• _ASSIGNMENT_
Scan the material for the word "subject" and copy each line where it occurs.

____

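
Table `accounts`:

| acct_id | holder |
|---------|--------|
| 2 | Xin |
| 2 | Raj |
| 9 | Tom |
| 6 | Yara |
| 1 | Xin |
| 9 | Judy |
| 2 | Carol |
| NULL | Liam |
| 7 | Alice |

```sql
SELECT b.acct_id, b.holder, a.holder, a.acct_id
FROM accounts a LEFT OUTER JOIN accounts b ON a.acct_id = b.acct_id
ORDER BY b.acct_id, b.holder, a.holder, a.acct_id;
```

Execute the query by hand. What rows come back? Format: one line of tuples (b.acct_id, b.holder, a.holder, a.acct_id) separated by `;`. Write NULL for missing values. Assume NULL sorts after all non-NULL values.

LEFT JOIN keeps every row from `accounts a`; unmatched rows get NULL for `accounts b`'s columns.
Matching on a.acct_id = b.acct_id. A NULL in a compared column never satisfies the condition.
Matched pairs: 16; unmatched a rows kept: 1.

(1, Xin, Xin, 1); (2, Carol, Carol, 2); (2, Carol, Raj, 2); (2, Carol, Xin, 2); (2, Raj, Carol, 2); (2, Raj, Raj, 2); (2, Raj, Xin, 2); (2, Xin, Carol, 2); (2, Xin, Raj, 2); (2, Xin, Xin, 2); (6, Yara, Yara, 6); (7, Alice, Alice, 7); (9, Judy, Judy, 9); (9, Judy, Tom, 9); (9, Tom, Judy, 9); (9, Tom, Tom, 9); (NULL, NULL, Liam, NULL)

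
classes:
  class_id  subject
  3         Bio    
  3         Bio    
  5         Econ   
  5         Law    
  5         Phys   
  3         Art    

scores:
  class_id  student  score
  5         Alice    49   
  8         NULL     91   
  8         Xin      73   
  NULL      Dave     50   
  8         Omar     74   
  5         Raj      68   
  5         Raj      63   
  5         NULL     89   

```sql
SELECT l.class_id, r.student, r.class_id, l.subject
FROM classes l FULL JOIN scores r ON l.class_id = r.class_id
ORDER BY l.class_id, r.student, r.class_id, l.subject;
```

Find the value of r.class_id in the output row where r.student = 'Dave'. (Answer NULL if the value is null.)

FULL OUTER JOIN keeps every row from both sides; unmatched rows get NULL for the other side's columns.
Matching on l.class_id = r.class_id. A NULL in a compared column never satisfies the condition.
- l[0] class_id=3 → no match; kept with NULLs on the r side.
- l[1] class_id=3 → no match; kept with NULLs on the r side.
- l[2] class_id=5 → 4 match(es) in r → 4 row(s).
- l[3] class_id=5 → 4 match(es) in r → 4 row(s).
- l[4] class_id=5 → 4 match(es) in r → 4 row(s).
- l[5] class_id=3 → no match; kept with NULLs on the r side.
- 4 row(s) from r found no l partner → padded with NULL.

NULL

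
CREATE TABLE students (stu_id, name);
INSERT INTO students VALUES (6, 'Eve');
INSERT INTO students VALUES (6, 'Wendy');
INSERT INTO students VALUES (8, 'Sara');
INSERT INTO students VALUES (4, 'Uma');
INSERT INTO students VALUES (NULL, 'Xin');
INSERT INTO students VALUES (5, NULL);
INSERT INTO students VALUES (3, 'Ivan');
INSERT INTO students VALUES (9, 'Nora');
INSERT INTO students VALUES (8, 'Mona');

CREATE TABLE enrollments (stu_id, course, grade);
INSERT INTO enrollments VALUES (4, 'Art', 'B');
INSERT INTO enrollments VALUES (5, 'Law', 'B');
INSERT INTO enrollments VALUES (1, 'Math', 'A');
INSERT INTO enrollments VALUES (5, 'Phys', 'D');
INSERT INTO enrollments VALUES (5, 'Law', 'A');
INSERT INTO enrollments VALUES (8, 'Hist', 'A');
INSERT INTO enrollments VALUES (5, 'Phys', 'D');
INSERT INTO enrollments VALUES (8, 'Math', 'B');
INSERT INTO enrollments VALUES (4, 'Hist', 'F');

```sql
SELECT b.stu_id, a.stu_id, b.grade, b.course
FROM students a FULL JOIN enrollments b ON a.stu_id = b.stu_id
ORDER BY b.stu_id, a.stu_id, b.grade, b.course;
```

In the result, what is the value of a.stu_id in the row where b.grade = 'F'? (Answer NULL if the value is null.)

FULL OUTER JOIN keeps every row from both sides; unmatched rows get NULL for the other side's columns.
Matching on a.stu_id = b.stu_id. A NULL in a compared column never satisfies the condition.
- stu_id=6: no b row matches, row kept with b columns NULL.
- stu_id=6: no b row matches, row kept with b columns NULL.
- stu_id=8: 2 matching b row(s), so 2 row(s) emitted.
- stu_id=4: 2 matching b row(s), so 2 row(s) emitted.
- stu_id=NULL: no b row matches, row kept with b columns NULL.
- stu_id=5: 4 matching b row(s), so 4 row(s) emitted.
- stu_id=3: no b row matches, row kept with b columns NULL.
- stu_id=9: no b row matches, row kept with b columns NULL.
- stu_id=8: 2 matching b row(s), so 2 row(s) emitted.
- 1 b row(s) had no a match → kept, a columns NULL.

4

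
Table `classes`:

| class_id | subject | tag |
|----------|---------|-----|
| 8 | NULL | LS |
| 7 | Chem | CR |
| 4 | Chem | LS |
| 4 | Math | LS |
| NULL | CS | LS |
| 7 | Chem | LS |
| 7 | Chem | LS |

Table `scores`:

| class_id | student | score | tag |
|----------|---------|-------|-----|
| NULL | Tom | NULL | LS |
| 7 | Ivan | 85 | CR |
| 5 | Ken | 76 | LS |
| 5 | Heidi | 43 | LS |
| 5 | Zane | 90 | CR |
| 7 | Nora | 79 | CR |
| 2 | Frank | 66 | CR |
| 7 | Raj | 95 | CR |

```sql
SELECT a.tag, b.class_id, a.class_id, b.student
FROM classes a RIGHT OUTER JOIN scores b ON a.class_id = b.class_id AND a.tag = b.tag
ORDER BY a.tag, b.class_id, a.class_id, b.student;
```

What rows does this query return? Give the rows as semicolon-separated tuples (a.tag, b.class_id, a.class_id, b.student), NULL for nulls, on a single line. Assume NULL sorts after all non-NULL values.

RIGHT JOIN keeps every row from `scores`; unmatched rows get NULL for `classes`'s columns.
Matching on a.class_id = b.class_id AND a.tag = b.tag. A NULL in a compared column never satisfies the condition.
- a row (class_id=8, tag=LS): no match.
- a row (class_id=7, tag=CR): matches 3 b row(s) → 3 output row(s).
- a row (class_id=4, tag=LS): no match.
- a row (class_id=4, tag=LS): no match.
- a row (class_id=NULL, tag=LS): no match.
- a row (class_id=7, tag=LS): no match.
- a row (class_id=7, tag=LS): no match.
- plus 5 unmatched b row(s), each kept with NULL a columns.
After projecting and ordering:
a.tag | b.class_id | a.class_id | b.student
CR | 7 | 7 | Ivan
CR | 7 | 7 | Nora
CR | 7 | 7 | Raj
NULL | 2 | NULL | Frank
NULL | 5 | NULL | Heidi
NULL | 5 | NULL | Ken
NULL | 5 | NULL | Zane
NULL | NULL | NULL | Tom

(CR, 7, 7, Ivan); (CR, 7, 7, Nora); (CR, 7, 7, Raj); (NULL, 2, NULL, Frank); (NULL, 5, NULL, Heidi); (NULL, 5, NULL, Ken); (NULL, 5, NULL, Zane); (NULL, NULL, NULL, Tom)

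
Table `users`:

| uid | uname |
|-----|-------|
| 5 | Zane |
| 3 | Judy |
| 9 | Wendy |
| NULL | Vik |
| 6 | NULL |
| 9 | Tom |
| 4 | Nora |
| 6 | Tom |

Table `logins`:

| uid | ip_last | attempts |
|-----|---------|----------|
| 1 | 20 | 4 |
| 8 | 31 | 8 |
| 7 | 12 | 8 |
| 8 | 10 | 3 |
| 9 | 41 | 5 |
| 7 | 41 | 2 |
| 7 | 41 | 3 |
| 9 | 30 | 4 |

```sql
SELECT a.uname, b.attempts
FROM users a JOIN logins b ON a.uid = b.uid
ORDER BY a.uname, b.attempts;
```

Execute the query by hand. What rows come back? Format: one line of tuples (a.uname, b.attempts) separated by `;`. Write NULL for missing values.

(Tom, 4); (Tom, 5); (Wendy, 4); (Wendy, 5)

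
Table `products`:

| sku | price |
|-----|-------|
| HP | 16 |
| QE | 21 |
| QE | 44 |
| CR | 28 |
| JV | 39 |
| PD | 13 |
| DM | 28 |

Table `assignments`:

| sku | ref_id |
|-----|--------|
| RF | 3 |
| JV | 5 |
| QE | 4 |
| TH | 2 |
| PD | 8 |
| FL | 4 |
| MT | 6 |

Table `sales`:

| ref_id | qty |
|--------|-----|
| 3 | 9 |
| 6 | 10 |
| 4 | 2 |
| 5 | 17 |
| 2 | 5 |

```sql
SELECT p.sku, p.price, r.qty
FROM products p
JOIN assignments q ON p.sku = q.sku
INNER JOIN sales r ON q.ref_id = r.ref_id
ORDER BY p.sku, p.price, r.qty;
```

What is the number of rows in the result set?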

____

• _ANSWER BELOW_
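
  class_id  subject
SELECT l.class_id, r.student, r.class_id, l.subject
ORDER BY l.class_id, r.student, r.class_id, l.subject;
| class_id | subject | tag |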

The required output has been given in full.